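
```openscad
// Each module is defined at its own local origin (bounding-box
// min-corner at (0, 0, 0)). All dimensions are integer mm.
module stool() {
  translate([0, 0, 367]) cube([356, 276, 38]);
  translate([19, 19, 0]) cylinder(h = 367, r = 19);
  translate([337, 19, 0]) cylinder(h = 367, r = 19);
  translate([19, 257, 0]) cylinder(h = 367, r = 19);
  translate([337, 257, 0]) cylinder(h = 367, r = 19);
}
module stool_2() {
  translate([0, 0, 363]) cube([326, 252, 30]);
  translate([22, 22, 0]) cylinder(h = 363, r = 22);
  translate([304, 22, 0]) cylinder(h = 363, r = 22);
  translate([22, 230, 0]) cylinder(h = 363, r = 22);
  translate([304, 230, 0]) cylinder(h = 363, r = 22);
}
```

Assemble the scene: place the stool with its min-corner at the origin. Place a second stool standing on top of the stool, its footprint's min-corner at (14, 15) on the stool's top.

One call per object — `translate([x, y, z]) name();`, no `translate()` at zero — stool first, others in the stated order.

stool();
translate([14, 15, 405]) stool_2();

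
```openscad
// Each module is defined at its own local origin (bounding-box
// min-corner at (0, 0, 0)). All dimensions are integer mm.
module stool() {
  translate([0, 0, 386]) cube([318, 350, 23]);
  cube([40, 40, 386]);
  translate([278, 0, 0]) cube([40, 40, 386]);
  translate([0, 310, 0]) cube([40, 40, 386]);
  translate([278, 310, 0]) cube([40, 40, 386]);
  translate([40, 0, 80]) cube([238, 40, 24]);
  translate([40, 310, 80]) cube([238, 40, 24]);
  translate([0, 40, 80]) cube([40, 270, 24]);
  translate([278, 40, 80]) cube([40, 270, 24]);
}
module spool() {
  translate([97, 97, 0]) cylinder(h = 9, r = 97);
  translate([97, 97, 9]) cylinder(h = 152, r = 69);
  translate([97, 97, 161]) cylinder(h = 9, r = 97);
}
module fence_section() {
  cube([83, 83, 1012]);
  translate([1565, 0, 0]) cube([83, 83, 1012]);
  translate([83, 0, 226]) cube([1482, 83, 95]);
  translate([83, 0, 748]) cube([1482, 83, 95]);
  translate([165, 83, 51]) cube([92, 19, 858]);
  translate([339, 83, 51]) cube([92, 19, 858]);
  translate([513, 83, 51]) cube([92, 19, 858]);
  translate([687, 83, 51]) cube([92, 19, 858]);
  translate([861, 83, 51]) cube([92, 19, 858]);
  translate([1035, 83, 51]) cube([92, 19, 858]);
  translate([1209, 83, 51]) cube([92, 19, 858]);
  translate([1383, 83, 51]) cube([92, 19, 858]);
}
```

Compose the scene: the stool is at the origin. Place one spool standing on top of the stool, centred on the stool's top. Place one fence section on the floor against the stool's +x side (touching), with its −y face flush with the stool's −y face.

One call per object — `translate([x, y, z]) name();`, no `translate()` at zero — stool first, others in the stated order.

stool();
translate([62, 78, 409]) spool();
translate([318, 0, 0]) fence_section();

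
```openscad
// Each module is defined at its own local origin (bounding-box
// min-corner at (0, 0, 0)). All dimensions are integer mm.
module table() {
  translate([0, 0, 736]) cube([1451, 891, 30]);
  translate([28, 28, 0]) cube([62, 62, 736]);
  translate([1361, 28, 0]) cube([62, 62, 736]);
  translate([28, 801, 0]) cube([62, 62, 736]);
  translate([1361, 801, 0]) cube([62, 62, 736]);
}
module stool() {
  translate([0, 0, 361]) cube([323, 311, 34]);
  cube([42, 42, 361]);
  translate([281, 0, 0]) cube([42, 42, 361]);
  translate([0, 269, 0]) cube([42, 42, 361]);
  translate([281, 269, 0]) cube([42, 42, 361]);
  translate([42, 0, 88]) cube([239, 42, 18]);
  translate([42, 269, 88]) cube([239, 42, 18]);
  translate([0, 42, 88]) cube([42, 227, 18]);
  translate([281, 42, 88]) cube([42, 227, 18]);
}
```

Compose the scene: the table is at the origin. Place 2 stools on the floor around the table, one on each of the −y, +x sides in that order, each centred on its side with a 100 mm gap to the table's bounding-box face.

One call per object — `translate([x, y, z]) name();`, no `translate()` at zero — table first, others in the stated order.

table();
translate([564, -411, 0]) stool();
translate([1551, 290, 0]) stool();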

----------------------------------------

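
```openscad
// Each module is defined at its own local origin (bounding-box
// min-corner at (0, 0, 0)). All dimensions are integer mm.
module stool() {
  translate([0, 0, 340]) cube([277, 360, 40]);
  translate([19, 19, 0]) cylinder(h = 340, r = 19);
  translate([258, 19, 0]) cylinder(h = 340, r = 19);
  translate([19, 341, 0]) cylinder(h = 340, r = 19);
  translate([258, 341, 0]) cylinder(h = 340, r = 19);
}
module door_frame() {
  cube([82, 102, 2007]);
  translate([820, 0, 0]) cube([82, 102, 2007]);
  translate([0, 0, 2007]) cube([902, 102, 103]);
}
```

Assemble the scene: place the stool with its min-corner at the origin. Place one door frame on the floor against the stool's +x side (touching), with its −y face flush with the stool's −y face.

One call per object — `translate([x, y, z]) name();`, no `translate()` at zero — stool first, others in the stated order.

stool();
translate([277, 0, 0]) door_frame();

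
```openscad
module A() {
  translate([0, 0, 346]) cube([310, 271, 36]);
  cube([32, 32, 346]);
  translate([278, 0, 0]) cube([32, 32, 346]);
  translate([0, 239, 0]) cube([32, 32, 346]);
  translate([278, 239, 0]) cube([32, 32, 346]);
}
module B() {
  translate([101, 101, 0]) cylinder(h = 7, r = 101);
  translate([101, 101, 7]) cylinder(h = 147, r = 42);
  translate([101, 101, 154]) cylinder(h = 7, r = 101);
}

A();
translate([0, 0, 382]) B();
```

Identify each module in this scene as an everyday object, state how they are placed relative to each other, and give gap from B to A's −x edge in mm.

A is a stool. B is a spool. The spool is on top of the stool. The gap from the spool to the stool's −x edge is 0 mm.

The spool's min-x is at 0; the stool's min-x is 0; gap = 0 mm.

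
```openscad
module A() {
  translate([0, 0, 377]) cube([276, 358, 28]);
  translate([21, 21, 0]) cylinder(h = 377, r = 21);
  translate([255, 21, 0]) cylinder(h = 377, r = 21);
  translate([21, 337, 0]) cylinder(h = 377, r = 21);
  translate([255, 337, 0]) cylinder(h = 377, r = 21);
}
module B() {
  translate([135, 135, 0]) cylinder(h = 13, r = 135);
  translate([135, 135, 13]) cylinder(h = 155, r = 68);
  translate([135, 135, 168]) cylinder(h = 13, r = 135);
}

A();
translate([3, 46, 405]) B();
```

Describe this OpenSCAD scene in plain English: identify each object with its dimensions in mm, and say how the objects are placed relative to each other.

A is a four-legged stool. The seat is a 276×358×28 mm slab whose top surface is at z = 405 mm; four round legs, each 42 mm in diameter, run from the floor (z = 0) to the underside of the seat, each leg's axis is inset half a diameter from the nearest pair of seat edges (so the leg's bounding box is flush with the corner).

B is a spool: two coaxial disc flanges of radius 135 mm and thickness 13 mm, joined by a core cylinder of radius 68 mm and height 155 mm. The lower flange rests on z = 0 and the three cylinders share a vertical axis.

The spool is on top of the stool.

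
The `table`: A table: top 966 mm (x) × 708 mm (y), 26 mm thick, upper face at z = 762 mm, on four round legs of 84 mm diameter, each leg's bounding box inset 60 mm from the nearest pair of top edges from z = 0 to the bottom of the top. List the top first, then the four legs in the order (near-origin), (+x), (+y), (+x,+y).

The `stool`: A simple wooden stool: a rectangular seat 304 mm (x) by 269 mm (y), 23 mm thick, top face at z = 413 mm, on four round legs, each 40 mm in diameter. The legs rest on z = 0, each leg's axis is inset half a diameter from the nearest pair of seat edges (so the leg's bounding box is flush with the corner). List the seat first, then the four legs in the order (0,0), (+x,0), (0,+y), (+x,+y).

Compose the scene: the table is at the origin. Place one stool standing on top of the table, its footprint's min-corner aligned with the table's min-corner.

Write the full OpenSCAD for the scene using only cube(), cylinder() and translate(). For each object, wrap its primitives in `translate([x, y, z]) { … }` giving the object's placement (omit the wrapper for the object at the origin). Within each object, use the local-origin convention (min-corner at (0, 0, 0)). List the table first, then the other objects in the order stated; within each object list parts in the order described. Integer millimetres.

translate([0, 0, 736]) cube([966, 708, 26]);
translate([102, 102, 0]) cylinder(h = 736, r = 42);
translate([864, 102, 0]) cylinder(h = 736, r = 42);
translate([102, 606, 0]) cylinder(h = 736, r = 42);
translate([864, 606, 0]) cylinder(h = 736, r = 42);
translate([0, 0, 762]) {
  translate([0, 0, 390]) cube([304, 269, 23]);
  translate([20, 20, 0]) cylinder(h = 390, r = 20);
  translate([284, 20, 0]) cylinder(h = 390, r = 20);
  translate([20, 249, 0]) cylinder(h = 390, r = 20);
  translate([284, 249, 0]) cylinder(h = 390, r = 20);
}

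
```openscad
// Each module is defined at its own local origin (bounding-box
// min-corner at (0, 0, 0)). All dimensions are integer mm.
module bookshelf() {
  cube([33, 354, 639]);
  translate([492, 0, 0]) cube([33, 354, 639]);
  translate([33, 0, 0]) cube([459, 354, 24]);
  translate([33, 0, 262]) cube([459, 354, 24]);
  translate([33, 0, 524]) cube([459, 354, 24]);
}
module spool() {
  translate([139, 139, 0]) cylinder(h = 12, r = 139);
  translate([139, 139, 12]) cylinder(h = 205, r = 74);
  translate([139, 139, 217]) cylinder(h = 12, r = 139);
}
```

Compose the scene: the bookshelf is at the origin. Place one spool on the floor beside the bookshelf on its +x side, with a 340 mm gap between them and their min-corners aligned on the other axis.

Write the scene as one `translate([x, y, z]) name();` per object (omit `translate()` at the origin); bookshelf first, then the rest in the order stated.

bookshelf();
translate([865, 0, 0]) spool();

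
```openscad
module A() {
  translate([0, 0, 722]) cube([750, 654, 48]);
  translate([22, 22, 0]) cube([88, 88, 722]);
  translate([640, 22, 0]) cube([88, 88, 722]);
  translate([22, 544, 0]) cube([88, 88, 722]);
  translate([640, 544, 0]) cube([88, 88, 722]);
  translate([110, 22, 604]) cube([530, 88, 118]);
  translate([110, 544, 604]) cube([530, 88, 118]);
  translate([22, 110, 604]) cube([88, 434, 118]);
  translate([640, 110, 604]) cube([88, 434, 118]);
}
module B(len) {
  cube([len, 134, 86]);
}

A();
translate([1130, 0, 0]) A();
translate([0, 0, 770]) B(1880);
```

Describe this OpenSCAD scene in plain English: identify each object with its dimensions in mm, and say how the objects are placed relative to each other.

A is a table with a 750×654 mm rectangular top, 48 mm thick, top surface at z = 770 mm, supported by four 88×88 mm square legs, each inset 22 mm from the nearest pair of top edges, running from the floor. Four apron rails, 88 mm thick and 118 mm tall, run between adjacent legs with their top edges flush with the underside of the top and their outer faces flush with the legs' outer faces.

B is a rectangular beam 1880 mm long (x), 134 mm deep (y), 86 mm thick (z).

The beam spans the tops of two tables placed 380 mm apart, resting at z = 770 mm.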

----------------------------------------

▶ **YOUR GOAL**
Whichever lines of the data include the word "Assemble", pull them out.

▶ **COMPLETED TASK**
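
Assemble the scene: place the stool with its min-corner at the origin. Place a second stool standing on top of the stool, its footprint's min-corner at (14, 15) on the stool's top.
Assemble the scene: place the stool with its min-corner at the origin. Place one door frame on the floor against the stool's +x side (touching), with its −y face flush with the stool's −y face.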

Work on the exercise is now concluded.